→ Source data
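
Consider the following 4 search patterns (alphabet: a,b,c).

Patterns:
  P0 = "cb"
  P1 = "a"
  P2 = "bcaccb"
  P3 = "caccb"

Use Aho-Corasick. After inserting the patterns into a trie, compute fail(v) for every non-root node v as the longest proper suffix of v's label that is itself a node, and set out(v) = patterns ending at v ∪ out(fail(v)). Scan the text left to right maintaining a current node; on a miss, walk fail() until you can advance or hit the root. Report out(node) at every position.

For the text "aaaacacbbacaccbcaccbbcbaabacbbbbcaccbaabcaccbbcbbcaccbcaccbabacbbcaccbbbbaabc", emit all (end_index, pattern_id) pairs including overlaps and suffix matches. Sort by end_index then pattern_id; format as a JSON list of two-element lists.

Construct AC machine:
Trie nodes:
  n0 'ε': a→3 b→4 c→1
  n1 'c': a→10 b→2
  n2 'cb': ·  ←P0
  n3 'a': ·  ←P1
  n4 'b': c→5
  n5 'bc': a→6
  n6 'bca': c→7
  n7 'bcac': c→8
  n8 'bcacc': b→9
  n9 'bcaccb': ·  ←P2
  n10 'ca': c→11
  n11 'cac': c→12
  n12 'cacc': b→13
  n13 'caccb': ·  ←P3

BFS fail/out derivation:
  fail(1) 'c': from fail(0)=0 chase 'c': 0 ⇒ 0;  out=∅∪out(0)=∅
  fail(3) 'a': from fail(0)=0 chase 'a': 0 ⇒ 0;  out={1}∪out(0)={1}
  fail(4) 'b': from fail(0)=0 chase 'b': 0 ⇒ 0;  out=∅∪out(0)=∅
  fail(2) 'cb': from fail(1)=0 chase 'b': 0 ⇒ 4;  out={0}∪out(4)={0}
  fail(5) 'bc': from fail(4)=0 chase 'c': 0 ⇒ 1;  out=∅∪out(1)=∅
  fail(10) 'ca': from fail(1)=0 chase 'a': 0 ⇒ 3;  out=∅∪out(3)={1}
  fail(6) 'bca': from fail(5)=1 chase 'a': 1 ⇒ 10;  out=∅∪out(10)={1}
  fail(11) 'cac': from fail(10)=3 chase 'c': 3→0 ⇒ 1;  out=∅∪out(1)=∅
  fail(7) 'bcac': from fail(6)=10 chase 'c': 10 ⇒ 11;  out=∅∪out(11)=∅
  fail(12) 'cacc': from fail(11)=1 chase 'c': 1→0 ⇒ 1;  out=∅∪out(1)=∅
  fail(8) 'bcacc': from fail(7)=11 chase 'c': 11 ⇒ 12;  out=∅∪out(12)=∅
  fail(13) 'caccb': from fail(12)=1 chase 'b': 1 ⇒ 2;  out={3}∪out(2)={0,3}
  fail(9) 'bcaccb': from fail(8)=12 chase 'b': 12 ⇒ 13;  out={2}∪out(13)={0,2,3}

Run:
i=0 'a': node 0→3  ** P1@[0:0]
i=1 'a': node 3→3 ·f  ** P1@[1:1]
i=2 'a': node 3→3 ·f  ** P1@[2:2]
i=3 'a': node 3→3 ·f  ** P1@[3:3]
i=4 'c': node 3→1 ·f
i=5 'a': node 1→10  ** P1@[5:5]
i=6 'c': node 10→11
i=7 'b': node 11→2 ·f  ** P0@[6:7]
i=8 'b': node 2→4 ·f
i=9 'a': node 4→3 ·f  ** P1@[9:9]
i=10 'c': node 3→1 ·f
i=11 'a': node 1→10  ** P1@[11:11]
i=12 'c': node 10→11
i=13 'c': node 11→12
i=14 'b': node 12→13  ** P0@[13:14],P3@[10:14]
i=15 'c': node 13→5 ·f
i=16 'a': node 5→6  ** P1@[16:16]
i=17 'c': node 6→7
i=18 'c': node 7→8
i=19 'b': node 8→9  ** P0@[18:19],P2@[14:19],P3@[15:19]
i=20 'b': node 9→4 ·f
i=21 'c': node 4→5
i=22 'b': node 5→2 ·f  ** P0@[21:22]
i=23 'a': node 2→3 ·f  ** P1@[23:23]
i=24 'a': node 3→3 ·f  ** P1@[24:24]
i=25 'b': node 3→4 ·f
i=26 'a': node 4→3 ·f  ** P1@[26:26]
i=27 'c': node 3→1 ·f
i=28 'b': node 1→2  ** P0@[27:28]
i=29 'b': node 2→4 ·f
i=30 'b': node 4→4 ·f
i=31 'b': node 4→4 ·f
i=32 'c': node 4→5
i=33 'a': node 5→6  ** P1@[33:33]
i=34 'c': node 6→7
i=35 'c': node 7→8
i=36 'b': node 8→9  ** P0@[35:36],P2@[31:36],P3@[32:36]
i=37 'a': node 9→3 ·f  ** P1@[37:37]
i=38 'a': node 3→3 ·f  ** P1@[38:38]
i=39 'b': node 3→4 ·f
i=40 'c': node 4→5
i=41 'a': node 5→6  ** P1@[41:41]
i=42 'c': node 6→7
i=43 'c': node 7→8
i=44 'b': node 8→9  ** P0@[43:44],P2@[39:44],P3@[40:44]
i=45 'b': node 9→4 ·f
i=46 'c': node 4→5
i=47 'b': node 5→2 ·f  ** P0@[46:47]
i=48 'b': node 2→4 ·f
i=49 'c': node 4→5
i=50 'a': node 5→6  ** P1@[50:50]
i=51 'c': node 6→7
i=52 'c': node 7→8
i=53 'b': node 8→9  ** P0@[52:53],P2@[48:53],P3@[49:53]
i=54 'c': node 9→5 ·f
i=55 'a': node 5→6  ** P1@[55:55]
i=56 'c': node 6→7
i=57 'c': node 7→8
i=58 'b': node 8→9  ** P0@[57:58],P2@[53:58],P3@[54:58]
i=59 'a': node 9→3 ·f  ** P1@[59:59]
i=60 'b': node 3→4 ·f
i=61 'a': node 4→3 ·f  ** P1@[61:61]
i=62 'c': node 3→1 ·f
i=63 'b': node 1→2  ** P0@[62:63]
i=64 'b': node 2→4 ·f
i=65 'c': node 4→5
i=66 'a': node 5→6  ** P1@[66:66]
i=67 'c': node 6→7
i=68 'c': node 7→8
i=69 'b': node 8→9  ** P0@[68:69],P2@[64:69],P3@[65:69]
i=70 'b': node 9→4 ·f
i=71 'b': node 4→4 ·f
i=72 'b': node 4→4 ·f
i=73 'a': node 4→3 ·f  ** P1@[73:73]
i=74 'a': node 3→3 ·f  ** P1@[74:74]
i=75 'b': node 3→4 ·f
i=76 'c': node 4→5

Result: [[0,1],[1,1],[2,1],[3,1],[5,1],[7,0],[9,1],[11,1],[14,0],[14,3],[16,1],[19,0],[19,2],[19,3],[22,0],[23,1],[24,1],[26,1],[28,0],[33,1],[36,0],[36,2],[36,3],[37,1],[38,1],[41,1],[44,0],[44,2],[44,3],[47,0],[50,1],[53,0],[53,2],[53,3],[55,1],[58,0],[58,2],[58,3],[59,1],[61,1],[63,0],[66,1],[69,0],[69,2],[69,3],[73,1],[74,1]]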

→ Task statement
Reproduce every line of the material exactly.

→ Result of the exercise
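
Consider the following 4 search patterns (alphabet: a,b,c).

Patterns:
  P0 = "cb"
  P1 = "a"
  P2 = "bcaccb"
  P3 = "caccb"

Use Aho-Corasick. After inserting the patterns into a trie, compute fail(v) for every non-root node v as the longest proper suffix of v's label that is itself a node, and set out(v) = patterns ending at v ∪ out(fail(v)). Scan the text left to right maintaining a current node; on a miss, walk fail() until you can advance or hit the root. Report out(node) at every position.

For the text "aaaacacbbacaccbcaccbbcbaabacbbbbcaccbaabcaccbbcbbcaccbcaccbabacbbcaccbbbbaabc", emit all (end_index, pattern_id) pairs including overlaps and suffix matches. Sort by end_index then pattern_id; format as a JSON list of two-element lists.

Construct AC machine:
Trie nodes:
  n0 'ε': a→3 b→4 c→1
  n1 'c': a→10 b→2
  n2 'cb': ·  ←P0
  n3 'a': ·  ←P1
  n4 'b': c→5
  n5 'bc': a→6
  n6 'bca': c→7
  n7 'bcac': c→8
  n8 'bcacc': b→9
  n9 'bcaccb': ·  ←P2
  n10 'ca': c→11
  n11 'cac': c→12
  n12 'cacc': b→13
  n13 'caccb': ·  ←P3

BFS fail/out derivation:
  fail(1) 'c': from fail(0)=0 chase 'c': 0 ⇒ 0;  out=∅∪out(0)=∅
  fail(3) 'a': from fail(0)=0 chase 'a': 0 ⇒ 0;  out={1}∪out(0)={1}
  fail(4) 'b': from fail(0)=0 chase 'b': 0 ⇒ 0;  out=∅∪out(0)=∅
  fail(2) 'cb': from fail(1)=0 chase 'b': 0 ⇒ 4;  out={0}∪out(4)={0}
  fail(5) 'bc': from fail(4)=0 chase 'c': 0 ⇒ 1;  out=∅∪out(1)=∅
  fail(10) 'ca': from fail(1)=0 chase 'a': 0 ⇒ 3;  out=∅∪out(3)={1}
  fail(6) 'bca': from fail(5)=1 chase 'a': 1 ⇒ 10;  out=∅∪out(10)={1}
  fail(11) 'cac': from fail(10)=3 chase 'c': 3→0 ⇒ 1;  out=∅∪out(1)=∅
  fail(7) 'bcac': from fail(6)=10 chase 'c': 10 ⇒ 11;  out=∅∪out(11)=∅
  fail(12) 'cacc': from fail(11)=1 chase 'c': 1→0 ⇒ 1;  out=∅∪out(1)=∅
  fail(8) 'bcacc': from fail(7)=11 chase 'c': 11 ⇒ 12;  out=∅∪out(12)=∅
  fail(13) 'caccb': from fail(12)=1 chase 'b': 1 ⇒ 2;  out={3}∪out(2)={0,3}
  fail(9) 'bcaccb': from fail(8)=12 chase 'b': 12 ⇒ 13;  out={2}∪out(13)={0,2,3}

Run:
i=0 'a': node 0→3  ** P1@[0:0]
i=1 'a': node 3→3 ·f  ** P1@[1:1]
i=2 'a': node 3→3 ·f  ** P1@[2:2]
i=3 'a': node 3→3 ·f  ** P1@[3:3]
i=4 'c': node 3→1 ·f
i=5 'a': node 1→10  ** P1@[5:5]
i=6 'c': node 10→11
i=7 'b': node 11→2 ·f  ** P0@[6:7]
i=8 'b': node 2→4 ·f
i=9 'a': node 4→3 ·f  ** P1@[9:9]
i=10 'c': node 3→1 ·f
i=11 'a': node 1→10  ** P1@[11:11]
i=12 'c': node 10→11
i=13 'c': node 11→12
i=14 'b': node 12→13  ** P0@[13:14],P3@[10:14]
i=15 'c': node 13→5 ·f
i=16 'a': node 5→6  ** P1@[16:16]
i=17 'c': node 6→7
i=18 'c': node 7→8
i=19 'b': node 8→9  ** P0@[18:19],P2@[14:19],P3@[15:19]
i=20 'b': node 9→4 ·f
i=21 'c': node 4→5
i=22 'b': node 5→2 ·f  ** P0@[21:22]
i=23 'a': node 2→3 ·f  ** P1@[23:23]
i=24 'a': node 3→3 ·f  ** P1@[24:24]
i=25 'b': node 3→4 ·f
i=26 'a': node 4→3 ·f  ** P1@[26:26]
i=27 'c': node 3→1 ·f
i=28 'b': node 1→2  ** P0@[27:28]
i=29 'b': node 2→4 ·f
i=30 'b': node 4→4 ·f
i=31 'b': node 4→4 ·f
i=32 'c': node 4→5
i=33 'a': node 5→6  ** P1@[33:33]
i=34 'c': node 6→7
i=35 'c': node 7→8
i=36 'b': node 8→9  ** P0@[35:36],P2@[31:36],P3@[32:36]
i=37 'a': node 9→3 ·f  ** P1@[37:37]
i=38 'a': node 3→3 ·f  ** P1@[38:38]
i=39 'b': node 3→4 ·f
i=40 'c': node 4→5
i=41 'a': node 5→6  ** P1@[41:41]
i=42 'c': node 6→7
i=43 'c': node 7→8
i=44 'b': node 8→9  ** P0@[43:44],P2@[39:44],P3@[40:44]
i=45 'b': node 9→4 ·f
i=46 'c': node 4→5
i=47 'b': node 5→2 ·f  ** P0@[46:47]
i=48 'b': node 2→4 ·f
i=49 'c': node 4→5
i=50 'a': node 5→6  ** P1@[50:50]
i=51 'c': node 6→7
i=52 'c': node 7→8
i=53 'b': node 8→9  ** P0@[52:53],P2@[48:53],P3@[49:53]
i=54 'c': node 9→5 ·f
i=55 'a': node 5→6  ** P1@[55:55]
i=56 'c': node 6→7
i=57 'c': node 7→8
i=58 'b': node 8→9  ** P0@[57:58],P2@[53:58],P3@[54:58]
i=59 'a': node 9→3 ·f  ** P1@[59:59]
i=60 'b': node 3→4 ·f
i=61 'a': node 4→3 ·f  ** P1@[61:61]
i=62 'c': node 3→1 ·f
i=63 'b': node 1→2  ** P0@[62:63]
i=64 'b': node 2→4 ·f
i=65 'c': node 4→5
i=66 'a': node 5→6  ** P1@[66:66]
i=67 'c': node 6→7
i=68 'c': node 7→8
i=69 'b': node 8→9  ** P0@[68:69],P2@[64:69],P3@[65:69]
i=70 'b': node 9→4 ·f
i=71 'b': node 4→4 ·f
i=72 'b': node 4→4 ·f
i=73 'a': node 4→3 ·f  ** P1@[73:73]
i=74 'a': node 3→3 ·f  ** P1@[74:74]
i=75 'b': node 3→4 ·f
i=76 'c': node 4→5

Result: [[0,1],[1,1],[2,1],[3,1],[5,1],[7,0],[9,1],[11,1],[14,0],[14,3],[16,1],[19,0],[19,2],[19,3],[22,0],[23,1],[24,1],[26,1],[28,0],[33,1],[36,0],[36,2],[36,3],[37,1],[38,1],[41,1],[44,0],[44,2],[44,3],[47,0],[50,1],[53,0],[53,2],[53,3],[55,1],[58,0],[58,2],[58,3],[59,1],[61,1],[63,0],[66,1],[69,0],[69,2],[69,3],[73,1],[74,1]]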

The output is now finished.